» Directions
Extract the first line through the line containing "Orientation: K lies" from the listing below, exactly as written.

» Records
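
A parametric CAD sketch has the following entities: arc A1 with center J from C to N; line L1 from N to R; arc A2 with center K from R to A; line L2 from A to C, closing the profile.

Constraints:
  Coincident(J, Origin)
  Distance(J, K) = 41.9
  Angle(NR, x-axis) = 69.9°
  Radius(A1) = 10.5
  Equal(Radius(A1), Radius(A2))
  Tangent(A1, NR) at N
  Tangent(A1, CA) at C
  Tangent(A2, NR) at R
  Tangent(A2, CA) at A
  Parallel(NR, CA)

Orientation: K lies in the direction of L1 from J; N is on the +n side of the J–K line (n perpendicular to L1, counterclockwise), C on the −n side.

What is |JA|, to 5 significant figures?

43.196

The slot axis is L1's direction at 69.9°, so u = (cos 69.9°, sin 69.9°) = (0.34366, 0.93909) and n = (−sin 69.9°, cos 69.9°) = (-0.93909, 0.34366). J is at the origin and K lies 41.9 along u from J, so K = 41.9·u = (14.399, 39.348). Tangency of A1 to both parallel lines with radius 10.5 puts N and C at J ± 10.5·n: N = (-9.8605, 3.6084), C = (9.8605, -3.6084). Equal radii place R and A the same way about K: R = K + 10.5·n = (4.5389, 42.956), A = K − 10.5·n = (24.260, 35.740). Then |JA| = |A − J| = 43.196.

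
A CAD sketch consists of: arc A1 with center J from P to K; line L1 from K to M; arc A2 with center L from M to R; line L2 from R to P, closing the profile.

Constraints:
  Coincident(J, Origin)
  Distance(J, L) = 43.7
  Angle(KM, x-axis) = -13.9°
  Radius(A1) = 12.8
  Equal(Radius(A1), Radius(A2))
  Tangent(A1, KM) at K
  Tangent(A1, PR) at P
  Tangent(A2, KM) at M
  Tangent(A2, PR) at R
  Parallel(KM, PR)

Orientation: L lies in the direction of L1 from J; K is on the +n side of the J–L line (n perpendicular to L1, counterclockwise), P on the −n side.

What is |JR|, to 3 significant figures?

45.5

The slot axis is L1's direction at -13.9°, so u = (cos -13.9°, sin -13.9°) = (0.971, -0.240) and n = (−sin -13.9°, cos -13.9°) = (0.240, 0.971). J is at the origin and L lies 43.7 along u from J, so L = 43.7·u = (42.4, -10.5). Tangency of A1 to both parallel lines with radius 12.8 puts K and P at J ± 12.8·n: K = (3.07, 12.4), P = (-3.07, -12.4). Equal radii place M and R the same way about L: M = L + 12.8·n = (45.5, 1.93), R = L − 12.8·n = (39.3, -22.9). Then |JR| = |R − J| = 45.5.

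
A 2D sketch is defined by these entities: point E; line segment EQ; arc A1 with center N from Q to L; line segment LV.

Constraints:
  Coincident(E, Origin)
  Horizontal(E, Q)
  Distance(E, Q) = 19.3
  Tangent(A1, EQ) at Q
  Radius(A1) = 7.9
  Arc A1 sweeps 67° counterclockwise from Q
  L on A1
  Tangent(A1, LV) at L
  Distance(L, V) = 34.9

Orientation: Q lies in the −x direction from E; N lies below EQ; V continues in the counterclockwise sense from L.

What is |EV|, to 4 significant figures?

54.60

E is at the origin; EQ is horizontal with |EQ| = 19.3 and Q on the −x side, so Q = (-19.30, 0.000). The tangent condition forces NQ to be normal to EQ, so N = Q + (0, -7.9) = (-19.30, -7.900). On A1, Q sits at bearing 90° from N; a 67° counterclockwise sweep puts L at bearing 157°, so L = N + 7.9·(cos 157°, sin 157°) = (-26.57, -4.813). A1 meets LV tangentially, so NL is at right angles to LV, so LV runs along (−sin 157°, cos 157°); with |LV| = 34.9, V = (-40.21, -36.94). Then |EV| = |V − E| = 54.60.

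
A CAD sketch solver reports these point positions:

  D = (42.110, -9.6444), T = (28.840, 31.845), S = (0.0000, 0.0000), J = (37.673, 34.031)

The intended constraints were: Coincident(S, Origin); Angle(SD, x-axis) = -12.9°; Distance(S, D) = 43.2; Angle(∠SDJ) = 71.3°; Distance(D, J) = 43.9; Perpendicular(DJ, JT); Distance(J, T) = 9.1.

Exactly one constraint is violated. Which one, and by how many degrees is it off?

Perpendicular(DJ, JT) — off by 8.10°.

S = (0.00, 0.00) ✓; SD at -12.90° ✓; |SD| = 43.20 ✓; ∠SDJ = 71.30° ✓; |DJ| = 43.90 ✓; ∠(DJ, JT) = 98.10° ✗; |JT| = 9.099 ✓.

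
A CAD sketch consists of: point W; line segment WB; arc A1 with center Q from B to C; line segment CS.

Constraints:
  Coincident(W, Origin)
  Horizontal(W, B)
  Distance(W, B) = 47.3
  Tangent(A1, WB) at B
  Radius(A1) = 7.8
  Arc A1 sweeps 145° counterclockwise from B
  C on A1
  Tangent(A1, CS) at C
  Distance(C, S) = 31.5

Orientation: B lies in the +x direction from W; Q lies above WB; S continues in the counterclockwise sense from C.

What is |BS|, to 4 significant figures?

38.67

W is at the origin; WB is horizontal with |WB| = 47.3 and B on the +x side, so B = (47.30, 0.000). Tangency of A1 to WB means the radius QB is perpendicular to WB, so Q = B + (0, 7.8) = (47.30, 7.800). On A1, B sits at bearing -90° from Q; a 145° counterclockwise sweep puts C at bearing 55°, so C = Q + 7.8·(cos 55°, sin 55°) = (51.77, 14.19). The tangent condition forces QC to be normal to CS, so CS runs along (−sin 55°, cos 55°); with |CS| = 31.5, S = (25.97, 32.26). Then |BS| = |S − B| = 38.67.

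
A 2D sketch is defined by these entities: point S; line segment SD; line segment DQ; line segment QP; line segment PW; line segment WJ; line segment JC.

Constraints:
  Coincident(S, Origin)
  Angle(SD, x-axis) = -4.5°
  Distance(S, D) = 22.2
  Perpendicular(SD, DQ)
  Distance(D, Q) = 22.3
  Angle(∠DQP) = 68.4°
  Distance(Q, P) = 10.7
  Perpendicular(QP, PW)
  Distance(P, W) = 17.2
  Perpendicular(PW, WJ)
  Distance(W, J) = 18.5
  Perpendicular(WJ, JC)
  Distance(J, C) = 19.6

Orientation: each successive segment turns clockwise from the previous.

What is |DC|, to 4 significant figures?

28.13

S is at the origin; SD runs at -4.5° with length 22.2, so D = (22.13, -1.742). SD is perpendicular to DQ, so DQ runs at -94.50°; with |DQ| = 22.3, Q = (20.38, -23.97). ∠DQP = 68.4° gives QP at 153.9° from the x-axis; with |QP| = 10.7, P = (10.77, -19.27). QP ⟂ PW, so PW runs at 63.90°; with |PW| = 17.2, W = (18.34, -3.820). PW is perpendicular to WJ, so WJ runs at -26.10°; with |WJ| = 18.5, J = (34.95, -11.96). WJ ⟂ JC, so JC runs at -116.1°; with |JC| = 19.6, C = (26.33, -29.56). Then |DC| = |C − D| = 28.13.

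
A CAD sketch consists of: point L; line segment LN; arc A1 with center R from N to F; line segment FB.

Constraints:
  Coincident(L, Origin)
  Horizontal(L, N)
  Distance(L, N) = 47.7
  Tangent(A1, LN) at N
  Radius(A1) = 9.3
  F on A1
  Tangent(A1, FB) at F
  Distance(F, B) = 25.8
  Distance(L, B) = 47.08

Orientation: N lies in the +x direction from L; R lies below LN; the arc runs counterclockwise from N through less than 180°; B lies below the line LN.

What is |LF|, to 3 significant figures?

39.3

L is at the origin; LN is horizontal with |LN| = 47.7 and N on the +x side, so N = (47.7, 0.00). Tangency of A1 to LN means the radius RN is perpendicular to LN, so R = N + (0, -9.3) = (47.7, -9.30). Since RF ⟂ FB (tangency), |RB| = √(9.3² + 25.8²) = 27.4 regardless of where F sits on A1. So B lies on both circle(L, 47.08) and circle(R, 27.4); the below-LN intersection is B = (33.7, -32.9). F is the foot of the tangent from B: F = (38.6, -7.54).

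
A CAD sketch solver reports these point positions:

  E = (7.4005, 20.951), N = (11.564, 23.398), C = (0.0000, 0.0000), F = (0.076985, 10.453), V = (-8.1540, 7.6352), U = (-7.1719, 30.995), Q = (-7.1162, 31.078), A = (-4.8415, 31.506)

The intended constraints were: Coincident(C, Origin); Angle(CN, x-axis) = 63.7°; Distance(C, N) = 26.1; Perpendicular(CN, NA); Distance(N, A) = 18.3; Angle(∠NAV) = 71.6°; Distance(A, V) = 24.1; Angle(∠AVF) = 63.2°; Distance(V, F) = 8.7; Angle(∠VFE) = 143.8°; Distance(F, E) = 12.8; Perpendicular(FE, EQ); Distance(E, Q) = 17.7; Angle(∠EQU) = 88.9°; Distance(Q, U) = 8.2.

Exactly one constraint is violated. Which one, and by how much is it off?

Distance(Q, U) = 8.2 — off by 8.10.

C = (0.00, 0.00) ✓; CN at 63.70° ✓; |CN| = 26.10 ✓; ∠(CN, NA) = 90.00° ✓; |NA| = 18.30 ✓; ∠NAV = 71.60° ✓; |AV| = 24.10 ✓; ∠AVF = 63.20° ✓; |VF| = 8.700 ✓; ∠VFE = 143.8° ✓; |FE| = 12.80 ✓; ∠(FE, EQ) = 90.00° ✓; |EQ| = 17.70 ✓; ∠EQU = 88.96° ✓; |QU| = 0.09996 ✗.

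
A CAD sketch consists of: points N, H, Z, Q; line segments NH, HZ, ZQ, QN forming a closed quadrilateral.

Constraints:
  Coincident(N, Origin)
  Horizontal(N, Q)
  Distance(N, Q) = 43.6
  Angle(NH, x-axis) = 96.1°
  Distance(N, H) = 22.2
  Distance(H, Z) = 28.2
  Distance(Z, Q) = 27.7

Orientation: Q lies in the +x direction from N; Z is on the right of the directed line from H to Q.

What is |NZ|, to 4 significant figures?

15.92

N is at the origin; NQ is horizontal with |NQ| = 43.6 and Q in +x, so Q = (43.6, 0). NH runs at 96.1° with |NH| = 22.2, so H = (-2.359, 22.07). Z is determined by |HZ| = 28.2 and |ZQ| = 27.7 together: it lies at the intersection of circle(H, 28.2) and circle(Q, 27.7). With |HQ| = 50.99, the foot of the radical line on HQ is 25.77 from H and the perpendicular offset is √(28.2² − 25.77²) = 11.46. Taking the right-of-HQ solution: Z = (15.91, 0.5890).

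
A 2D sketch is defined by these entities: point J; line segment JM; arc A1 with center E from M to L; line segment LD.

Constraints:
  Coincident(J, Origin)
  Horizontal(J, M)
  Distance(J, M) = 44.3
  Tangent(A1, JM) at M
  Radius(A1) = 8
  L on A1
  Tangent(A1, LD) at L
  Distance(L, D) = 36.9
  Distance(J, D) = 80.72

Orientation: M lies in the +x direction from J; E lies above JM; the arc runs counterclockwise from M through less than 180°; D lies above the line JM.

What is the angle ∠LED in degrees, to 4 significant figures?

77.77°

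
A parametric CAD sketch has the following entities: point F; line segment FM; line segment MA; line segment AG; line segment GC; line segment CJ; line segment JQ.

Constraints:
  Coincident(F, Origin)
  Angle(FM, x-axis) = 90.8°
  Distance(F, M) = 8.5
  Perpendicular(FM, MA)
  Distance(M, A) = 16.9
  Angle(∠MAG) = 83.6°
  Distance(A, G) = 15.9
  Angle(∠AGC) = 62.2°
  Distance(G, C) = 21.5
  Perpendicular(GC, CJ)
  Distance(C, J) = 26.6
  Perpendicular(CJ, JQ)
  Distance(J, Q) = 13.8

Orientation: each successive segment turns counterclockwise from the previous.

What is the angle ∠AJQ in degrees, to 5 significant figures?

41.669°

F is at the origin; FM runs at 90.8° with length 8.5, so M = (-0.11868, 8.4992). FM is perpendicular to MA, so MA runs at -179.20°; with |MA| = 16.9, A = (-17.017, 8.2632). ∠MAG = 83.6° gives AG at -82.800° from the x-axis; with |AG| = 15.9, G = (-15.024, -7.5114). ∠AGC = 62.2° gives GC at 35.000° from the x-axis; with |GC| = 21.5, C = (2.5875, 4.8205). GC is perpendicular to CJ, so CJ runs at 125.00°; with |CJ| = 26.6, J = (-12.670, 26.610). CJ ⟂ JQ, so JQ runs at -145.00°; with |JQ| = 13.8, Q = (-23.974, 18.695). Then cos ∠AJQ = JA·JQ / (|JA||JQ|), giving 41.669°.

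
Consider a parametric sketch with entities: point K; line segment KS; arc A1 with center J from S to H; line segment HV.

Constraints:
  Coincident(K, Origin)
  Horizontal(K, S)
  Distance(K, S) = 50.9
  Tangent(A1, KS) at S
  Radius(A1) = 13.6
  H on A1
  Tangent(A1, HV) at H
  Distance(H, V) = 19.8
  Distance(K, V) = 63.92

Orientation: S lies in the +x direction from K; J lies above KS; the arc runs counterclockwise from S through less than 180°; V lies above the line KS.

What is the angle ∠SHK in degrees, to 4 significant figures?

42.75°

Checks: K.y = 0.00, S.y = 0.00 ✓; |JH| = 13.60 ✓; ∠(JH, HV) = 90.00° ✓; |HV| = 19.80 ✓; |KV| = 63.92 ✓.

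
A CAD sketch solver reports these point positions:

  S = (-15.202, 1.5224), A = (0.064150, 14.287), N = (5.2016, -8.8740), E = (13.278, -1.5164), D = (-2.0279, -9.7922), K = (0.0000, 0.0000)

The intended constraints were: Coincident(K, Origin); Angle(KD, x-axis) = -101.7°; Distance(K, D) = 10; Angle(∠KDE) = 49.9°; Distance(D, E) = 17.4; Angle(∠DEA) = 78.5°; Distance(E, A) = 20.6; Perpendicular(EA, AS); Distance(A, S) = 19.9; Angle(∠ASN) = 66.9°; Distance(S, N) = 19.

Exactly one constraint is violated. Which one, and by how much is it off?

Distance(S, N) = 19 — off by 3.90.

K = (0.00, 0.00) ✓; KD at -101.7° ✓; |KD| = 10.00 ✓; ∠KDE = 49.90° ✓; |DE| = 17.40 ✓; ∠DEA = 78.50° ✓; |EA| = 20.60 ✓; ∠(EA, AS) = 90.00° ✓; |AS| = 19.90 ✓; ∠ASN = 66.90° ✓; |SN| = 22.90 ✗.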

» Exercise result
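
A parametric CAD sketch has the following entities: arc A1 with center J from C to N; line L1 from N to R; arc A2 with center K from R to A; line L2 from A to C, closing the profile.

Constraints:
  Coincident(J, Origin)
  Distance(J, K) = 41.9
  Angle(NR, x-axis) = 69.9°
  Radius(A1) = 10.5
  Equal(Radius(A1), Radius(A2))
  Tangent(A1, NR) at N
  Tangent(A1, CA) at C
  Tangent(A2, NR) at R
  Tangent(A2, CA) at A
  Parallel(NR, CA)

Orientation: K lies in the direction of L1 from J; N is on the +n side of the J–K line (n perpendicular to L1, counterclockwise), C on the −n side.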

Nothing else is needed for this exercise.